[[ EXERCISE MATERIALS, beginning ]]

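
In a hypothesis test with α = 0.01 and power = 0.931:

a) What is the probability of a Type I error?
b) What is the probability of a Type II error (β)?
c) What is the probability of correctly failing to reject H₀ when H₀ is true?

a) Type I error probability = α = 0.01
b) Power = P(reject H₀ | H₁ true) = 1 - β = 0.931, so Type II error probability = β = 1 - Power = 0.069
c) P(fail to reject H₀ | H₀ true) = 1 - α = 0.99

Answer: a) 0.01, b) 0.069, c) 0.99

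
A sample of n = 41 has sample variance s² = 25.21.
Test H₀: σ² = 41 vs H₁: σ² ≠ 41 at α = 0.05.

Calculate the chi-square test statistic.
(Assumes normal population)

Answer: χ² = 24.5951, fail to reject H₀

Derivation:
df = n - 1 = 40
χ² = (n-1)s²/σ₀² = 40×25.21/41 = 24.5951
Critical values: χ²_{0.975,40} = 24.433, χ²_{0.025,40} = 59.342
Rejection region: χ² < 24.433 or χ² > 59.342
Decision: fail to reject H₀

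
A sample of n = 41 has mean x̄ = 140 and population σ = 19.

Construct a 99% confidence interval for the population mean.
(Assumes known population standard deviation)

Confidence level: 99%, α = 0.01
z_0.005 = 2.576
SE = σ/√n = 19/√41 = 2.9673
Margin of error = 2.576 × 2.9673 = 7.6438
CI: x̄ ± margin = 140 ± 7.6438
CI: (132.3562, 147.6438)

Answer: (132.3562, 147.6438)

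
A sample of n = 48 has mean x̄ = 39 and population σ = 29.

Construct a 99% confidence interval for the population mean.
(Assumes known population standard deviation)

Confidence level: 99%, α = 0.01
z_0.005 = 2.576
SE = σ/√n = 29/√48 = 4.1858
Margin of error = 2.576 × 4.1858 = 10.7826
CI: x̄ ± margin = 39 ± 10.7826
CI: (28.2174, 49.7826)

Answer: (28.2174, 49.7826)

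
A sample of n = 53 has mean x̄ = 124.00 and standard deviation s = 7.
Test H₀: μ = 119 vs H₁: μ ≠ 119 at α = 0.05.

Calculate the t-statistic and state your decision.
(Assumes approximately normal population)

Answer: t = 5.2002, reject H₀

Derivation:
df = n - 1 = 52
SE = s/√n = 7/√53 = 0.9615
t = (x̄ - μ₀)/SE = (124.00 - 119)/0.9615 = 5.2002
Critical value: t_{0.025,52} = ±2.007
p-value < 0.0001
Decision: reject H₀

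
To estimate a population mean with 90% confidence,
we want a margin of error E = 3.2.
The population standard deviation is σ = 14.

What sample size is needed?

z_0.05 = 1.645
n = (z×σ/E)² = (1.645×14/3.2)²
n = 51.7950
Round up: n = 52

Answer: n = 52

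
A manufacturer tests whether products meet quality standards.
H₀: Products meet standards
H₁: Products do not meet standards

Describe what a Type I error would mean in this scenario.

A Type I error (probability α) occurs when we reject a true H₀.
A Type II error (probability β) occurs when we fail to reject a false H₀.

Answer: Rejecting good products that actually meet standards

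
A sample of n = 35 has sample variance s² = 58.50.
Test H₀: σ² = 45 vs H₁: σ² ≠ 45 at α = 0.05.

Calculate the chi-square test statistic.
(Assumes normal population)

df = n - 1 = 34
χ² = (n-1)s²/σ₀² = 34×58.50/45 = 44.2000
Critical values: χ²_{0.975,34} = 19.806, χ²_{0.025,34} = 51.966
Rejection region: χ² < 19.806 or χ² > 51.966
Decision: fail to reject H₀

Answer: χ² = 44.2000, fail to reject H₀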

[[ EXERCISE MATERIALS, end ]]
[[ EXERCISE MATERIALS, beginning ]]

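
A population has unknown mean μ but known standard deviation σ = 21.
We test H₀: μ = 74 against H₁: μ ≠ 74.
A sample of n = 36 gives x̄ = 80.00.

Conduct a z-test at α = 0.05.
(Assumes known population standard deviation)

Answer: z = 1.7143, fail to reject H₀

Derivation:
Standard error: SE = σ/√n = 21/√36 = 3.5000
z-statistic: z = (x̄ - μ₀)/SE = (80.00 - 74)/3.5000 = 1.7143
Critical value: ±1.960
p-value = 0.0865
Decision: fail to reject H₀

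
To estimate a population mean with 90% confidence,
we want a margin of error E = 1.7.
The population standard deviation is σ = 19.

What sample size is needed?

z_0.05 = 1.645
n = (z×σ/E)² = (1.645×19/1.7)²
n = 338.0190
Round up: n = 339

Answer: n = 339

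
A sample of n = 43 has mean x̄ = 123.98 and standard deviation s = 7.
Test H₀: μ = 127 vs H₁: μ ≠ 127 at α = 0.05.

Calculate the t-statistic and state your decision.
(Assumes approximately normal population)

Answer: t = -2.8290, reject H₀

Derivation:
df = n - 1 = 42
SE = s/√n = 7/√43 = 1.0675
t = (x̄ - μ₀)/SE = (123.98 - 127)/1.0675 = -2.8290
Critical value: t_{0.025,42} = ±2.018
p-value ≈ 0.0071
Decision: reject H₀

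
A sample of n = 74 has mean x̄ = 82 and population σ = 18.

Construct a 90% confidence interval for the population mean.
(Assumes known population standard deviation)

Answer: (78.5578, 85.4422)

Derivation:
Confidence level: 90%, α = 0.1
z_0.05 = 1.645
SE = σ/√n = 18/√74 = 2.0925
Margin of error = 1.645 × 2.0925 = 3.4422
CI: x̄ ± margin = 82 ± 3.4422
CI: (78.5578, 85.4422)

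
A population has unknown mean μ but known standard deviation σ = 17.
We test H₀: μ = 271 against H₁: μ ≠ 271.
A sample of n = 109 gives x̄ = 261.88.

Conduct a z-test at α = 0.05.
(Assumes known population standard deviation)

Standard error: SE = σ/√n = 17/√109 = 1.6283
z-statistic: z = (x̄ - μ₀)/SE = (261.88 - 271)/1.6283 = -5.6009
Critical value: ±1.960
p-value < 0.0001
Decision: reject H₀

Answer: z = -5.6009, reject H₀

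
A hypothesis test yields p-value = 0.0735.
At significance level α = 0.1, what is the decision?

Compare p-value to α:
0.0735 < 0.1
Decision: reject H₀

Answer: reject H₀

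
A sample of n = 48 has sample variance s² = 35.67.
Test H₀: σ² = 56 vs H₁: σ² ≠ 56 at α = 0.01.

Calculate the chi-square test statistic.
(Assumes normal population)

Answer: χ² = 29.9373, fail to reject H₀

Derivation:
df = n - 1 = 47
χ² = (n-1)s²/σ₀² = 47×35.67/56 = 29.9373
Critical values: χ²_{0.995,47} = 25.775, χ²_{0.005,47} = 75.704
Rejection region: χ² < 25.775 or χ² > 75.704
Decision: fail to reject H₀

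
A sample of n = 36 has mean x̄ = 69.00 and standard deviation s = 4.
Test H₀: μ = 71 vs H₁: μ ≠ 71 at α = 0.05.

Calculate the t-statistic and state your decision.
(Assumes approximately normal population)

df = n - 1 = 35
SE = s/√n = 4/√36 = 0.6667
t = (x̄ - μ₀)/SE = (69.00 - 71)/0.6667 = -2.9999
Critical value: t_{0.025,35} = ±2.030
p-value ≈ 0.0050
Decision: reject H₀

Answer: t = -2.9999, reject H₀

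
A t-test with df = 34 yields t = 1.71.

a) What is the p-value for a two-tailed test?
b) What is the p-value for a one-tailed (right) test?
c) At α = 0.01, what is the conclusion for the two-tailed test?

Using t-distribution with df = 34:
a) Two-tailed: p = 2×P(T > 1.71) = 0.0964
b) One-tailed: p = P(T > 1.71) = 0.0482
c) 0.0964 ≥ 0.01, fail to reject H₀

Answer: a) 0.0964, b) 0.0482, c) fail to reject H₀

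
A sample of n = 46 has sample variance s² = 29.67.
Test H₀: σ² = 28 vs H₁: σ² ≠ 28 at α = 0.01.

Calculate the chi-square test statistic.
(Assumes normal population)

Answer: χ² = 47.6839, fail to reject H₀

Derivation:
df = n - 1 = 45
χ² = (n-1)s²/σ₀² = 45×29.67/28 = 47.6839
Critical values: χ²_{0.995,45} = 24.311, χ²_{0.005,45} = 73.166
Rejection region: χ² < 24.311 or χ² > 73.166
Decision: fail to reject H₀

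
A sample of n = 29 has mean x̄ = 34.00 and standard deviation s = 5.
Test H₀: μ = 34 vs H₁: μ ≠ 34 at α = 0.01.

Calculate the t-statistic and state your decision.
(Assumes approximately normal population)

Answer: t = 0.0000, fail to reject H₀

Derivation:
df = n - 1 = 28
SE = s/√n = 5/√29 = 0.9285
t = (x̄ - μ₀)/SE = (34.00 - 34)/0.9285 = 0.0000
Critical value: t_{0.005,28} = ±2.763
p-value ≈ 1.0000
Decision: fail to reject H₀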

[[ EXERCISE MATERIALS, end ]]

--- YOUR GOAL ---
For the string "variance", work out how many lines of the entries contain it and reply with that number alone.

--- ANSWER TO THE EXERCISE ---
4